■ Activity
Output all of the listing, leaving every line exactly as written.

■ Data supplied
——————————

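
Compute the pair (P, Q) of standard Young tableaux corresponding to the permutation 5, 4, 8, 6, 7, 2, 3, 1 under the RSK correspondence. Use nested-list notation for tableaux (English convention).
Insert each entry of the permutation into P by Schensted row insertion, recording in Q the position of each new cell.

Insert 5: appended to row 1. P = [[5]].
Insert 4: 4 bumps 5 from row 1; 5 starts row 2. P = [[4], [5]].
Insert 8: appended to row 1. P = [[4, 8], [5]].
Insert 6: 6 bumps 8 from row 1; 8 appends to row 2. P = [[4, 6], [5, 8]].
Insert 7: appended to row 1. P = [[4, 6, 7], [5, 8]].
Insert 2: 2 bumps 4 from row 1; 4 bumps 5 from row 2; 5 starts row 3. P = [[2, 6, 7], [4, 8], [5]].
Insert 3: 3 bumps 6 from row 1; 6 bumps 8 from row 2; 8 appends to row 3. P = [[2, 3, 7], [4, 6], [5, 8]].
Insert 1: 1 bumps 2 from row 1; 2 bumps 4 from row 2; 4 bumps 5 from row 3; 5 starts row 4. P = [[1, 3, 7], [2, 6], [4, 8], [5]].

So P = [[1, 3, 7], [2, 6], [4, 8], [5]], Q = [[1, 3, 5], [2, 4], [6, 7], [8]].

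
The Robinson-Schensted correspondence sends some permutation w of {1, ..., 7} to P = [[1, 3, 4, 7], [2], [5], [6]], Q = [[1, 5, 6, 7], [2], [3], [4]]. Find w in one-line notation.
Reverse the RSK construction: for i from n down to 1, find the cell of Q containing i, remove the entry at that cell from P, and reverse-bump it up through P; the value ejected from row 1 is w(i).

Step i=7: Q has 7 at row 1, column 4; remove that cell from P, ejecting 7. So w(7) = 7. P is now [[1, 3, 4], [2], [5], [6]].
Step i=6: Q has 6 at row 1, column 3; remove that cell from P, ejecting 4. So w(6) = 4. P is now [[1, 3], [2], [5], [6]].
Step i=5: Q has 5 at row 1, column 2; remove that cell from P, ejecting 3. So w(5) = 3. P is now [[1], [2], [5], [6]].
Step i=4: Q has 4 at row 4, column 1; remove 6 from row 4 of P and reverse-bump: 6 enters row 3 and ejects 5; 5 enters row 2 and ejects 2; 2 enters row 1 and ejects 1. So w(4) = 1. P is now [[2], [5], [6]].
Step i=3: Q has 3 at row 3, column 1; remove 6 from row 3 of P and reverse-bump: 6 enters row 2 and ejects 5; 5 enters row 1 and ejects 2. So w(3) = 2. P is now [[5], [6]].
Step i=2: Q has 2 at row 2, column 1; remove 6 from row 2 of P and reverse-bump: 6 enters row 1 and ejects 5. So w(2) = 5. P is now [[6]].
Step i=1: Q has 1 at row 1, column 1; remove that cell from P, ejecting 6. So w(1) = 6. P is now [].

So w = 6 5 2 1 3 4 7.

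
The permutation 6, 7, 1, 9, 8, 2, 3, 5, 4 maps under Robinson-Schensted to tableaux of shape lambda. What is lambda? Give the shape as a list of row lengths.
Row-insert each entry into an empty tableau.

After inserting 6: P = [[6]].
After inserting 7: P = [[6, 7]].
After inserting 1: P = [[1, 7], [6]].
After inserting 9: P = [[1, 7, 9], [6]].
After inserting 8: P = [[1, 7, 8], [6, 9]].
After inserting 2: P = [[1, 2, 8], [6, 7], [9]].
After inserting 3: P = [[1, 2, 3], [6, 7, 8], [9]].
After inserting 5: P = [[1, 2, 3, 5], [6, 7, 8], [9]].
After inserting 4: P = [[1, 2, 3, 4], [5, 7, 8], [6], [9]].

The final insertion tableau P = [[1, 2, 3, 4], [5, 7, 8], [6], [9]] has shape [4, 3, 1, 1].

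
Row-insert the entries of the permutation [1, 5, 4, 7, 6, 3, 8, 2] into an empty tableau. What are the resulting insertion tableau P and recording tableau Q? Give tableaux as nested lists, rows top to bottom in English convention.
P = [[1, 2, 6, 8], [3, 7], [4], [5]], Q = [[1, 2, 4, 7], [3, 5], [6], [8]]

Insert each entry of the permutation into P by Schensted row insertion, recording in Q the position of each new cell.

Insert 1: appended to row 1. P = [[1]], Q = [[1]].
Insert 5: appended to row 1. P = [[1, 5]], Q = [[1, 2]].
Insert 4: 4 bumps 5 from row 1; 5 starts row 2. P = [[1, 4], [5]], Q = [[1, 2], [3]].
Insert 7: appended to row 1. P = [[1, 4, 7], [5]], Q = [[1, 2, 4], [3]].
Insert 6: 6 bumps 7 from row 1; 7 appends to row 2. P = [[1, 4, 6], [5, 7]], Q = [[1, 2, 4], [3, 5]].
Insert 3: 3 bumps 4 from row 1; 4 bumps 5 from row 2; 5 starts row 3. P = [[1, 3, 6], [4, 7], [5]], Q = [[1, 2, 4], [3, 5], [6]].
Insert 8: appended to row 1. P = [[1, 3, 6, 8], [4, 7], [5]], Q = [[1, 2, 4, 7], [3, 5], [6]].
Insert 2: 2 bumps 3 from row 1; 3 bumps 4 from row 2; 4 bumps 5 from row 3; 5 starts row 4. P = [[1, 2, 6, 8], [3, 7], [4], [5]], Q = [[1, 2, 4, 7], [3, 5], [6], [8]].

So P = [[1, 2, 6, 8], [3, 7], [4], [5]], Q = [[1, 2, 4, 7], [3, 5], [6], [8]].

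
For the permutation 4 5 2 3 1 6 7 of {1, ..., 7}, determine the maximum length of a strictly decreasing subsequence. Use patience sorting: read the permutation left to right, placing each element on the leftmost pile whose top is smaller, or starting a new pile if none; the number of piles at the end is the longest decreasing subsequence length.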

——————————

■ Exercise response
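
Compute the pair (P, Q) of standard Young tableaux corresponding to the permutation 5, 4, 8, 6, 7, 2, 3, 1 under the RSK correspondence. Use nested-list notation for tableaux (English convention).
Insert each entry of the permutation into P by Schensted row insertion, recording in Q the position of each new cell.

Insert 5: appended to row 1. P = [[5]].
Insert 4: 4 bumps 5 from row 1; 5 starts row 2. P = [[4], [5]].
Insert 8: appended to row 1. P = [[4, 8], [5]].
Insert 6: 6 bumps 8 from row 1; 8 appends to row 2. P = [[4, 6], [5, 8]].
Insert 7: appended to row 1. P = [[4, 6, 7], [5, 8]].
Insert 2: 2 bumps 4 from row 1; 4 bumps 5 from row 2; 5 starts row 3. P = [[2, 6, 7], [4, 8], [5]].
Insert 3: 3 bumps 6 from row 1; 6 bumps 8 from row 2; 8 appends to row 3. P = [[2, 3, 7], [4, 6], [5, 8]].
Insert 1: 1 bumps 2 from row 1; 2 bumps 4 from row 2; 4 bumps 5 from row 3; 5 starts row 4. P = [[1, 3, 7], [2, 6], [4, 8], [5]].

So P = [[1, 3, 7], [2, 6], [4, 8], [5]], Q = [[1, 3, 5], [2, 4], [6, 7], [8]].

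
The Robinson-Schensted correspondence sends some permutation w of {1, ..., 7} to P = [[1, 3, 4, 7], [2], [5], [6]], Q = [[1, 5, 6, 7], [2], [3], [4]]. Find w in one-line notation.
Reverse the RSK construction: for i from n down to 1, find the cell of Q containing i, remove the entry at that cell from P, and reverse-bump it up through P; the value ejected from row 1 is w(i).

Step i=7: Q has 7 at row 1, column 4; remove that cell from P, ejecting 7. So w(7) = 7. P is now [[1, 3, 4], [2], [5], [6]].
Step i=6: Q has 6 at row 1, column 3; remove that cell from P, ejecting 4. So w(6) = 4. P is now [[1, 3], [2], [5], [6]].
Step i=5: Q has 5 at row 1, column 2; remove that cell from P, ejecting 3. So w(5) = 3. P is now [[1], [2], [5], [6]].
Step i=4: Q has 4 at row 4, column 1; remove 6 from row 4 of P and reverse-bump: 6 enters row 3 and ejects 5; 5 enters row 2 and ejects 2; 2 enters row 1 and ejects 1. So w(4) = 1. P is now [[2], [5], [6]].
Step i=3: Q has 3 at row 3, column 1; remove 6 from row 3 of P and reverse-bump: 6 enters row 2 and ejects 5; 5 enters row 1 and ejects 2. So w(3) = 2. P is now [[5], [6]].
Step i=2: Q has 2 at row 2, column 1; remove 6 from row 2 of P and reverse-bump: 6 enters row 1 and ejects 5. So w(2) = 5. P is now [[6]].
Step i=1: Q has 1 at row 1, column 1; remove that cell from P, ejecting 6. So w(1) = 6. P is now [].

So w = 6 5 2 1 3 4 7.

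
The permutation 6, 7, 1, 9, 8, 2, 3, 5, 4 maps under Robinson-Schensted to tableaux of shape lambda. What is lambda? Give the shape as a list of row lengths.
Row-insert each entry into an empty tableau.

After inserting 6: P = [[6]].
After inserting 7: P = [[6, 7]].
After inserting 1: P = [[1, 7], [6]].
After inserting 9: P = [[1, 7, 9], [6]].
After inserting 8: P = [[1, 7, 8], [6, 9]].
After inserting 2: P = [[1, 2, 8], [6, 7], [9]].
After inserting 3: P = [[1, 2, 3], [6, 7, 8], [9]].
After inserting 5: P = [[1, 2, 3, 5], [6, 7, 8], [9]].
After inserting 4: P = [[1, 2, 3, 4], [5, 7, 8], [6], [9]].

The final insertion tableau P = [[1, 2, 3, 4], [5, 7, 8], [6], [9]] has shape [4, 3, 1, 1].

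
Row-insert the entries of the permutation [1, 5, 4, 7, 6, 3, 8, 2] into an empty tableau. What are the resulting insertion tableau P and recording tableau Q? Give tableaux as nested lists, rows top to bottom in English convention.
P = [[1, 2, 6, 8], [3, 7], [4], [5]], Q = [[1, 2, 4, 7], [3, 5], [6], [8]]

Insert each entry of the permutation into P by Schensted row insertion, recording in Q the position of each new cell.

Insert 1: appended to row 1. P = [[1]], Q = [[1]].
Insert 5: appended to row 1. P = [[1, 5]], Q = [[1, 2]].
Insert 4: 4 bumps 5 from row 1; 5 starts row 2. P = [[1, 4], [5]], Q = [[1, 2], [3]].
Insert 7: appended to row 1. P = [[1, 4, 7], [5]], Q = [[1, 2, 4], [3]].
Insert 6: 6 bumps 7 from row 1; 7 appends to row 2. P = [[1, 4, 6], [5, 7]], Q = [[1, 2, 4], [3, 5]].
Insert 3: 3 bumps 4 from row 1; 4 bumps 5 from row 2; 5 starts row 3. P = [[1, 3, 6], [4, 7], [5]], Q = [[1, 2, 4], [3, 5], [6]].
Insert 8: appended to row 1. P = [[1, 3, 6, 8], [4, 7], [5]], Q = [[1, 2, 4, 7], [3, 5], [6]].
Insert 2: 2 bumps 3 from row 1; 3 bumps 4 from row 2; 4 bumps 5 from row 3; 5 starts row 4. P = [[1, 2, 6, 8], [3, 7], [4], [5]], Q = [[1, 2, 4, 7], [3, 5], [6], [8]].

So P = [[1, 2, 6, 8], [3, 7], [4], [5]], Q = [[1, 2, 4, 7], [3, 5], [6], [8]].

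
For the permutation 4 5 2 3 1 6 7 of {1, ..., 7}, determine the maximum length of a strictly decreasing subsequence. Use patience sorting: read the permutation left to right, placing each element on the leftmost pile whose top is smaller, or starting a new pile if none; the number of piles at the end is the longest decreasing subsequence length.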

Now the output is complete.